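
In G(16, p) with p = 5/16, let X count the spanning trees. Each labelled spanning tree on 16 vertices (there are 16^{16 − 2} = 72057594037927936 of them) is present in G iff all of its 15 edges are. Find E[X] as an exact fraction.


K_16 has 16^{16 − 2} = 72057594037927936 labelled spanning trees.
For each such spanning tree H, let X_H = 1 if all 15 edges of H are present in G. Then P[X_H = 1] = p^{15} = (5/16)^{15} = 30517578125/1152921504606846976.
By linearity: E[X] = Σ_H E[X_H] = 72057594037927936 · p^{15} = 72057594037927936 · 30517578125/1152921504606846976 = 30517578125/16.
Numerically: E[X] ≈ 1.9073e+09.

E[X] = 72057594037927936 · (5/16)^{15} = 30517578125/16 ≈ 1.9073e+09.


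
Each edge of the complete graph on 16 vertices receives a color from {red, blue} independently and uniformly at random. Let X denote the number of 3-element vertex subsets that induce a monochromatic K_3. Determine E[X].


Let X = Σ_S X_S over the C(16, 3) = 560 subsets S of size 3, where X_S = 1 if the K_3 on S is monochromatic.
For a fixed S, the K_3 on S has C(3, 2) = 3 edges. P[all 3 edges red] = (1/2)^3, and likewise for blue, so P[monochromatic] = 2·(1/2)^3 = 2^{1 − 3} = 1/4.
By linearity of expectation: E[X] = C(16, 3) · 2^{1 − 3} = 560 · 1/4 = 140.
Numerically: E[X] ≈ 140.0000.

E[X] = C(16,3)·2^(1−C(3,2)) = 140 ≈ 140.0000.


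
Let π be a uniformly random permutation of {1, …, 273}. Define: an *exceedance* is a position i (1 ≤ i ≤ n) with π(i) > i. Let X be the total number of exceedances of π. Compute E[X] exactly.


Write X = Σ_{i=1}^{273} X_i, where X_i = 1_{π(i) > i}.
For each fixed i, π(i) is uniform over {1, …, 273} (marginal of a uniform permutation), so P[π(i) > i] = (n − i)/n. Summing: Σ_{i=1}^{273} (n − i)/n = (0 + 1 + … + 272)/273 = 273(273 − 1)/(2·273) = (273 − 1)/2.
Hence E[X] = Σ_{i=1}^{273} (273 − i)/273 = 136 ≈ 136.00000.

E[X] = 136 = 136.00000.


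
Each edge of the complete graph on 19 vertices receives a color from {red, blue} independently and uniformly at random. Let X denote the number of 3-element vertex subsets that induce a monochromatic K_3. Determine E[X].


Let X = Σ_S X_S over the C(19, 3) = 969 subsets S of size 3, where X_S = 1 if the K_3 on S is monochromatic.
For a fixed S, the K_3 on S has C(3, 2) = 3 edges. P[all 3 edges red] = (1/2)^3, and likewise for blue, so P[monochromatic] = 2·(1/2)^3 = 2^{1 − 3} = 1/4.
Summing: E[X] = C(19, 3) · 2^{1 − 3} = 969 · 1/4 = 969/4.
Numerically: E[X] ≈ 242.250000.

E[X] = C(19,3)·2^(1−C(3,2)) = 969/4 ≈ 242.250000.


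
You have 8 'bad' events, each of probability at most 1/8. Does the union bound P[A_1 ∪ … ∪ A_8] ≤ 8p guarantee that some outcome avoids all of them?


Union bound: P[∪_{i=1}^{8} A_i] ≤ Σ_i P[A_i] ≤ 8·p = 8·(1/8) = 1.
Numerically: 1 ≈ 1.0000.
Is 1 < 1? NO.
Since the bound 1 is ≥ 1, the union bound is uninformative here; it does NOT by itself certify existence.

8·p = 1 ≈ 1.0000; existence NOT certified by the union bound.


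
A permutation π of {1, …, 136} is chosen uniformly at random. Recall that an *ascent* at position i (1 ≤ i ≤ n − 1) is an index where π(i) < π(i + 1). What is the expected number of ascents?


Write X = Σ X_I over i = 1, …, 135, with X_I the indicator of one ascent.
There are 135 indicators.
For each fixed i, the pair (π(i), π(i+1)) is a uniformly random ordered pair of distinct values from {1, …, 136}; by symmetry P[π(i) < π(i+1)] = 1/2.
By linearity: E[X] = 135 · (1/2) = (136 − 1) · (1/2) = 135/2 ≈ 67.50000.

E[X] = 135/2 = 67.50000.


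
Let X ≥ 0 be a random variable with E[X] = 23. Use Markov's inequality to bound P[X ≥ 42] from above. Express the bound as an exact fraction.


μ = E[X] = 23, a = 42.
Markov: P[X ≥ 42] ≤ μ/a = (23)/42 = 23/42.
Numerically: ≈ 0.5476.
(Since a = 42 > μ = 23.0000, the bound 23/42 is < 1 and informative.)

P[X ≥ 42] ≤ 23/42 ≈ 0.5476.


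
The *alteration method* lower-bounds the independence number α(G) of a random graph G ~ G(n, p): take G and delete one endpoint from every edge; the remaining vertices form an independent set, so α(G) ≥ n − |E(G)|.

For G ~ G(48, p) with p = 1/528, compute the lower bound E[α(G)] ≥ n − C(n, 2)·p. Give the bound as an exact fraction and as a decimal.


E[|E(G)|] = C(48, 2)·p = 1128 · (1/528) = 47/22.
E[α(G)] ≥ n − E[|E(G)|] = 48 − 47/22 = 1009/22.
Numerically: ≈ 45.864.
(This is only a lower bound; the true E[α(G)] may be larger.)

E[α(G)] ≥ 1009/22 ≈ 45.864.


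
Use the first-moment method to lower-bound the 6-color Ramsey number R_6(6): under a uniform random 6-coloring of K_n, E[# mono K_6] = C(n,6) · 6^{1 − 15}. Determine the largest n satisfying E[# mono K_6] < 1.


We need C(n, 6) · 6^{1 − 15} < 1, i.e. C(n, 6) < 6^{15 − 1} = 78364164096.
Check values of n near the boundary:
  n = 195: C(195, 6) = 70656049360; 70656049360 < 78364164096? YES
  n = 196: C(196, 6) = 72887293024; 72887293024 < 78364164096? YES
  n = 197: C(197, 6) = 75176946208; 75176946208 < 78364164096? YES
  n = 198: C(198, 6) = 77526225777; 77526225777 < 78364164096? YES
  n = 199: C(199, 6) = 79936367511; 79936367511 < 78364164096? NO
The largest n with C(n, 6) < 78364164096 is n = 198 (where E[X] = 25842075259/26121388032 ≈ 0.989307). Hence R_6(6) > 198, i.e. R_6(6) ≥ 199.

Largest n = 198; hence R_6(6) > 198.


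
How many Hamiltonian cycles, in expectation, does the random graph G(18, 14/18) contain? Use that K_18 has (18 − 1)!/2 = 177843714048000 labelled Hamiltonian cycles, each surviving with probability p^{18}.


K_18 has (18 − 1)!/2 = 177843714048000 labelled Hamiltonian cycles.
For each such Hamiltonian cycle H, let X_H = 1 if all 18 edges of H are present in G. Then P[X_H = 1] = p^{18} = (7/9)^{18} = 1628413597910449/150094635296999121.
By linearity: E[X] = Σ_H E[X_H] = 177843714048000 · p^{18} = 177843714048000 · 1628413597910449/150094635296999121 = 397260798708725298034688000/205891132094649.
Numerically: E[X] ≈ 1.929e+12.

E[X] = 177843714048000 · (7/9)^{18} = 397260798708725298034688000/205891132094649 ≈ 1.929e+12.


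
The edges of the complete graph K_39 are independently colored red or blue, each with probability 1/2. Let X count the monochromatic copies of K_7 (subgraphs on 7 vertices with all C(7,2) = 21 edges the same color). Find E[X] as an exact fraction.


Let X = Σ_S X_S over the C(39, 7) = 15380937 subsets S of size 7, where X_S = 1 if the K_7 on S is monochromatic.
For a fixed S, the K_7 on S has C(7, 2) = 21 edges. P[all 21 edges red] = (1/2)^21, and likewise for blue, so P[monochromatic] = 2·(1/2)^21 = 2^{1 − 21} = 1/1048576.
By linearity of expectation: E[X] = C(39, 7) · 2^{1 − 21} = 15380937 · 1/1048576 = 15380937/1048576.
Numerically: E[X] ≈ 14.6684.

E[X] = C(39,7)·2^(1−C(7,2)) = 15380937/1048576 ≈ 14.6684.


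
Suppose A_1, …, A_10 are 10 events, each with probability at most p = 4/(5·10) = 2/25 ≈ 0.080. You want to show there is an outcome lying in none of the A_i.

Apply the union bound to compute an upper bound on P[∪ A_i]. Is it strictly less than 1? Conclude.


Union bound: P[∪_{i=1}^{10} A_i] ≤ Σ_i P[A_i] ≤ 10·p = 10·(2/25) = 4/5.
Numerically: 4/5 ≈ 0.800.
Is 4/5 < 1? YES.
Since P[∪ A_i] ≤ 4/5 < 1, the complement has P[∩ A_i^c] ≥ 1 − 4/5 = 1/5 > 0, so some outcome avoids every A_i.

10·p = 4/5 ≈ 0.800; existence CERTIFIED by the union bound.


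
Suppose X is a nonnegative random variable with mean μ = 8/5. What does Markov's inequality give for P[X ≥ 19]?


μ = E[X] = 8/5, a = 19.
Markov: P[X ≥ 19] ≤ μ/a = (8/5)/19 = 8/95.
Numerically: ≈ 0.084211.
(Since a = 19 > μ = 1.600000, the bound 8/95 is < 1 and informative.)

P[X ≥ 19] ≤ 8/95 ≈ 0.084211.


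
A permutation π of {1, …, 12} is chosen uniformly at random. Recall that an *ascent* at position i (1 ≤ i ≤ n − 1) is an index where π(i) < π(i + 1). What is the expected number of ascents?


Write X = Σ X_I over i = 1, …, 11, with X_I the indicator of one ascent.
There are 11 indicators.
For each fixed i, the pair (π(i), π(i+1)) is a uniformly random ordered pair of distinct values from {1, …, 12}; by symmetry P[π(i) < π(i+1)] = 1/2.
By linearity: E[X] = 11 · (1/2) = (12 − 1) · (1/2) = 11/2 ≈ 5.5000.

E[X] = 11/2 = 5.5000.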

:: PROBLEM TO SOLVE ::
Give only the lines from the one holding "The edges of" through the one holding "Suppose A_1, …, A_10", each restated exactly as it appears above.

:: RESPONSE BOX ::
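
The edges of the complete graph K_39 are independently colored red or blue, each with probability 1/2. Let X count the monochromatic copies of K_7 (subgraphs on 7 vertices with all C(7,2) = 21 edges the same color). Find E[X] as an exact fraction.


Let X = Σ_S X_S over the C(39, 7) = 15380937 subsets S of size 7, where X_S = 1 if the K_7 on S is monochromatic.
For a fixed S, the K_7 on S has C(7, 2) = 21 edges. P[all 21 edges red] = (1/2)^21, and likewise for blue, so P[monochromatic] = 2·(1/2)^21 = 2^{1 − 21} = 1/1048576.
By linearity of expectation: E[X] = C(39, 7) · 2^{1 − 21} = 15380937 · 1/1048576 = 15380937/1048576.
Numerically: E[X] ≈ 14.6684.

E[X] = C(39,7)·2^(1−C(7,2)) = 15380937/1048576 ≈ 14.6684.


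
Suppose A_1, …, A_10 are 10 events, each with probability at most p = 4/(5·10) = 2/25 ≈ 0.080. You want to show there is an outcome lying in none of the A_i.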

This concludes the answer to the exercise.